What is being asked: Lines from the top of the entries down to the line with "(d) Exception (a)" must be set down exactly as they stand, with both ends retained.

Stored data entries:
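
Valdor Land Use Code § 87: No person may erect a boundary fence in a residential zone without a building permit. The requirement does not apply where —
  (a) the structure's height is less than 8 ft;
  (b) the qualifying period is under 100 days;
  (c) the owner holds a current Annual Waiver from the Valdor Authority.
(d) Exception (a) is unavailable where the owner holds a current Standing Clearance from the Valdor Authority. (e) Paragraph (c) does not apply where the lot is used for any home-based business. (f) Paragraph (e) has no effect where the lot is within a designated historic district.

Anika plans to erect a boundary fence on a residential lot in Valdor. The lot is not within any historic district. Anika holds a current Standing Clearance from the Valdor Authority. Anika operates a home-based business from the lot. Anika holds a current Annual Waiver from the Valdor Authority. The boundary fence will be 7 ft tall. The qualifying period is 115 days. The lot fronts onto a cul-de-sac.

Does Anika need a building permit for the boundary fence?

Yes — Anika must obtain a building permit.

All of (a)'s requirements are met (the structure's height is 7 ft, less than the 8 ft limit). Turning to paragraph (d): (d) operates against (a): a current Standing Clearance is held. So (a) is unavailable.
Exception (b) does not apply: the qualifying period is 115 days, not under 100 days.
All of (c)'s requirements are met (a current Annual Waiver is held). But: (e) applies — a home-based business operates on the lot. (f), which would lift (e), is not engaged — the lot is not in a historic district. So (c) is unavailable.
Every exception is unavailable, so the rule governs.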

Result for this task:
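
Valdor Land Use Code § 87: No person may erect a boundary fence in a residential zone without a building permit. The requirement does not apply where —
  (a) the structure's height is less than 8 ft;
  (b) the qualifying period is under 100 days;
  (c) the owner holds a current Annual Waiver from the Valdor Authority.
(d) Exception (a) is unavailable where the owner holds a current Standing Clearance from the Valdor Authority. (e) Paragraph (c) does not apply where the lot is used for any home-based business. (f) Paragraph (e) has no effect where the lot is within a designated historic district.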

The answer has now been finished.